### EXERCISE DETAILS
Each line of the records that includes "priced" should be found and copied.

##########

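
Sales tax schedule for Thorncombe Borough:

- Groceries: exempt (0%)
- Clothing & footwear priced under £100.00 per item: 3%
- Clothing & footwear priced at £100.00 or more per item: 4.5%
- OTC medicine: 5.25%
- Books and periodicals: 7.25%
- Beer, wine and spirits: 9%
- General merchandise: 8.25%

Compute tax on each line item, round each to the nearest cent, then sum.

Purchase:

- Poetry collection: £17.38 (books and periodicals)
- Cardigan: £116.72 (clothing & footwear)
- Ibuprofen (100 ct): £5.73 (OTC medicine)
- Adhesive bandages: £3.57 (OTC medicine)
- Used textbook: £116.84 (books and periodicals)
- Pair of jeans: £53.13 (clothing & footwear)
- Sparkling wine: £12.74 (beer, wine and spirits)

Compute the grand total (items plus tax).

Poetry collection £17.38: books and periodicals → 7.25% → £1.26
Cardigan £116.72: clothing & footwear, £100.00 or more → 4.5% → £5.25
Ibuprofen (100 ct) £5.73: OTC medicine → 5.25% → £0.30
Adhesive bandages £3.57: OTC medicine → 5.25% → £0.19
Used textbook £116.84: books and periodicals → 7.25% → £8.47
Pair of jeans £53.13: clothing & footwear, under £100.00 → 3% → £1.59
Sparkling wine £12.74: beer, wine and spirits → 9% → £1.15
Subtotal = £326.11; tax = £18.21; total due = £344.32

£344.32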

##########

### YOUR RESPONSE
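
- Clothing & footwear priced under £100.00 per item: 3%
- Clothing & footwear priced at £100.00 or more per item: 4.5%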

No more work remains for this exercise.